Action item.
For every record here, output an exact copy.

Data section.
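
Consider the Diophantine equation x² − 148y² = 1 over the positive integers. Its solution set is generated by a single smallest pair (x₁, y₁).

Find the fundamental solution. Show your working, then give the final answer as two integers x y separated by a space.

73 6

[12; 6,24] for √148; ℓ=2 ⇒ convergent index 1
k=0  a_k=12  p_k/q_k = 12/1
k=1  a_k=6  p_k/q_k = 73/6
→ (73, 6).  Check: 73²=5329, 148·6²=5328, difference 1.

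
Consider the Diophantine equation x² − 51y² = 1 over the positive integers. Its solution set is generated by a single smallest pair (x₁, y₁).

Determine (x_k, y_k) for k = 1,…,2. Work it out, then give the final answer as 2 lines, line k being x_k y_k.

50 7
4999 700

√51 = [7; 7,14, …], period ℓ=2 (even) → k=1
a_0=7:  p_0=7·1+0=7,  q_0=7·0+1=1
a_1=7:  p_1=7·7+1=50,  q_1=7·1+0=7
(x₁, y₁) = (50, 7);  50² − 51·7² = 1 ✓
(x_2, y_2) = (50·50 + 51·7·7, 50·7 + 7·50) = (4999, 700)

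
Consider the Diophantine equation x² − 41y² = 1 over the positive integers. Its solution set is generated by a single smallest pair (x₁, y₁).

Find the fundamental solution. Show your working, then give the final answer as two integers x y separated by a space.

2049 320

√41 → a₀=6, period (2,2,12); ℓ=3 odd so k=5
a_0=6:  p_0=6·1+0=6,  q_0=6·0+1=1
a_1=2:  p_1=2·6+1=13,  q_1=2·1+0=2
…
a_4=2:  p_4=2·397+32=826,  q_4=2·62+5=129
a_5=2:  p_5=2·826+397=2049,  q_5=2·129+62=320
(x₁, y₁) = (2049, 320);  2049² − 41·320² = 1 ✓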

Result of the exercise.
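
Consider the Diophantine equation x² − 148y² = 1 over the positive integers. Its solution set is generated by a single smallest pair (x₁, y₁).

Find the fundamental solution. Show your working, then give the final answer as two integers x y separated by a space.

73 6

[12; 6,24] for √148; ℓ=2 ⇒ convergent index 1
k=0  a_k=12  p_k/q_k = 12/1
k=1  a_k=6  p_k/q_k = 73/6
→ (73, 6).  Check: 73²=5329, 148·6²=5328, difference 1.

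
Consider the Diophantine equation x² − 51y² = 1 over the positive integers. Its solution set is generated by a single smallest pair (x₁, y₁).

Determine (x_k, y_k) for k = 1,…,2. Work it out, then give the final answer as 2 lines, line k being x_k y_k.

50 7
4999 700

√51 = [7; 7,14, …], period ℓ=2 (even) → k=1
a_0=7:  p_0=7·1+0=7,  q_0=7·0+1=1
a_1=7:  p_1=7·7+1=50,  q_1=7·1+0=7
(x₁, y₁) = (50, 7);  50² − 51·7² = 1 ✓
(x_2, y_2) = (50·50 + 51·7·7, 50·7 + 7·50) = (4999, 700)

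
Consider the Diophantine equation x² − 41y² = 1 over the positive integers. Its solution set is generated by a single smallest pair (x₁, y₁).

Find the fundamental solution. Show your working, then give the final answer as two integers x y separated by a space.

2049 320

√41 → a₀=6, period (2,2,12); ℓ=3 odd so k=5
a_0=6:  p_0=6·1+0=6,  q_0=6·0+1=1
a_1=2:  p_1=2·6+1=13,  q_1=2·1+0=2
…
a_4=2:  p_4=2·397+32=826,  q_4=2·62+5=129
a_5=2:  p_5=2·826+397=2049,  q_5=2·129+62=320
(x₁, y₁) = (2049, 320);  2049² − 41·320² = 1 ✓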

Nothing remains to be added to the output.